** TO DO **
Every entry has to be output exactly, with none skipped.

*** INPUT

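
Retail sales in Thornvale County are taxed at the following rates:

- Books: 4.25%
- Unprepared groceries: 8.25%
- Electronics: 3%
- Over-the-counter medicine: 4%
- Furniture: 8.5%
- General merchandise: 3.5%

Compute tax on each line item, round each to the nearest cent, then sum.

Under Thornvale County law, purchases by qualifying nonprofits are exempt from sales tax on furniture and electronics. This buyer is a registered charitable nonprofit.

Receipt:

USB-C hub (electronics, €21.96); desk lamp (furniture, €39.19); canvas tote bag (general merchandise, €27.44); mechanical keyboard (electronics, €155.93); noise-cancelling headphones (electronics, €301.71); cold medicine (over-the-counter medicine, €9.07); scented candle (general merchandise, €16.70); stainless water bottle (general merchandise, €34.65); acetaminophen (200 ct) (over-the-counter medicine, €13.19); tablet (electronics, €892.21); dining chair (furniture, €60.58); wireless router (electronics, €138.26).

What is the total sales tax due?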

******

** SOLUTION TO THE EXERCISE **
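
Retail sales in Thornvale County are taxed at the following rates:

- Books: 4.25%
- Unprepared groceries: 8.25%
- Electronics: 3%
- Over-the-counter medicine: 4%
- Furniture: 8.5%
- General merchandise: 3.5%

Compute tax on each line item, round each to the nearest cent, then sum.

Under Thornvale County law, purchases by qualifying nonprofits are exempt from sales tax on furniture and electronics. This buyer is a registered charitable nonprofit.

Receipt:

USB-C hub (electronics, €21.96); desk lamp (furniture, €39.19); canvas tote bag (general merchandise, €27.44); mechanical keyboard (electronics, €155.93); noise-cancelling headphones (electronics, €301.71); cold medicine (over-the-counter medicine, €9.07); scented candle (general merchandise, €16.70); stainless water bottle (general merchandise, €34.65); acetaminophen (200 ct) (over-the-counter medicine, €13.19); tablet (electronics, €892.21); dining chair (furniture, €60.58); wireless router (electronics, €138.26).

What is the total sales tax due?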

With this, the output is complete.